*** Opening Supplied material ***

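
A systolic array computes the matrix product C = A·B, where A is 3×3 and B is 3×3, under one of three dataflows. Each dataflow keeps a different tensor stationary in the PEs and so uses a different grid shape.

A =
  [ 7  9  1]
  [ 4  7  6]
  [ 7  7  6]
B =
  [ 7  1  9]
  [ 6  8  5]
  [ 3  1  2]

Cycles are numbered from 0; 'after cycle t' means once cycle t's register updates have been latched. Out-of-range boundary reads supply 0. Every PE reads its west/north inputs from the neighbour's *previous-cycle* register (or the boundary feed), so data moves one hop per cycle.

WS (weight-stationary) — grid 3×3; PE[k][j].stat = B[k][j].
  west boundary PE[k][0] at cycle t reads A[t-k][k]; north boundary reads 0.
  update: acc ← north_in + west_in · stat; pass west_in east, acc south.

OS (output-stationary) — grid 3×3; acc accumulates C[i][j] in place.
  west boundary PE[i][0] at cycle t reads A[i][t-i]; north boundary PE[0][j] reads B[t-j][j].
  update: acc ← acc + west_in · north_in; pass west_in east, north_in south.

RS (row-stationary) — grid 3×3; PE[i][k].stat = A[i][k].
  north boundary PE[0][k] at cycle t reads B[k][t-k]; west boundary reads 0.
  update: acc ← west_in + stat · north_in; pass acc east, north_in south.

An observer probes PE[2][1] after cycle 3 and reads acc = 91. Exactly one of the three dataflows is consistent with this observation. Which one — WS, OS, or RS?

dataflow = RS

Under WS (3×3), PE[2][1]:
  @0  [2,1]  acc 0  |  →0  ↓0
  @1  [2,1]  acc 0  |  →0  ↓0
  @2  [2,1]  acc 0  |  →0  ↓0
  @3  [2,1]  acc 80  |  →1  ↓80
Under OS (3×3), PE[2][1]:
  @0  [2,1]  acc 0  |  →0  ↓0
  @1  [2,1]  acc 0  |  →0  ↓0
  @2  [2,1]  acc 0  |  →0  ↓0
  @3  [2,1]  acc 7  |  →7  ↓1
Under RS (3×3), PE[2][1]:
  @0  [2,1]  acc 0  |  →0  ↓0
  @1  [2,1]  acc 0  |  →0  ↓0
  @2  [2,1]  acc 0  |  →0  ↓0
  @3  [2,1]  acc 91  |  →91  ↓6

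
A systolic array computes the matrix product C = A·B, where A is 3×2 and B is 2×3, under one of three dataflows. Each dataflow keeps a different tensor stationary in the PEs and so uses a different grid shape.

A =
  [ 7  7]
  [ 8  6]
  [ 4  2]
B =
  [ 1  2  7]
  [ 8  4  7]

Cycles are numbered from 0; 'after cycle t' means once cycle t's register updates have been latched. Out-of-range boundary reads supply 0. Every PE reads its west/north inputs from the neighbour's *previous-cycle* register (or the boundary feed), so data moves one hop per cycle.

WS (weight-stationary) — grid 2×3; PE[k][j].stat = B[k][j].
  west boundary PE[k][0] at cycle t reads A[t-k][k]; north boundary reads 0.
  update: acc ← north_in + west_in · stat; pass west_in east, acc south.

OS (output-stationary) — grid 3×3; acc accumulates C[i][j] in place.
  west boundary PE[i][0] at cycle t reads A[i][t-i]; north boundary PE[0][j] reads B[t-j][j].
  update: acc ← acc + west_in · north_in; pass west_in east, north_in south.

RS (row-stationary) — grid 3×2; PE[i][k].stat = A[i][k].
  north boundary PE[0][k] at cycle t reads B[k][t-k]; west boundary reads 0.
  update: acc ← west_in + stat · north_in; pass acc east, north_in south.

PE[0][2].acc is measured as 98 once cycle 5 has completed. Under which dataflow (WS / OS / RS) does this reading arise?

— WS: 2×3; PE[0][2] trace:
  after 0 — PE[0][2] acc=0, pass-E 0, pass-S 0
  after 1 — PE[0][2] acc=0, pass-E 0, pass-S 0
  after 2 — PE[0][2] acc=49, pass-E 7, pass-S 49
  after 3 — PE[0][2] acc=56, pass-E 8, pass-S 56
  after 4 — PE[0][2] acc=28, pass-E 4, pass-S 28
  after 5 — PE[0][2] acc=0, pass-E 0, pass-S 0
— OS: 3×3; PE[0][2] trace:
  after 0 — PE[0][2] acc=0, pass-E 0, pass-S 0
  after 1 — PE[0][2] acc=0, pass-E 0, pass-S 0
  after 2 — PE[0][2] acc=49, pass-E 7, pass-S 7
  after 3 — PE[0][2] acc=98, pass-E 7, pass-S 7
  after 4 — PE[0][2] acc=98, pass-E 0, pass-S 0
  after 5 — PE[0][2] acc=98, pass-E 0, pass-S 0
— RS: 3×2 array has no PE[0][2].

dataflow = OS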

*** Closing Supplied material ***

● **Try it**: Check each line in the entries above for the string "weight", then give the number of matching lines alone.

● **Final answer**: 2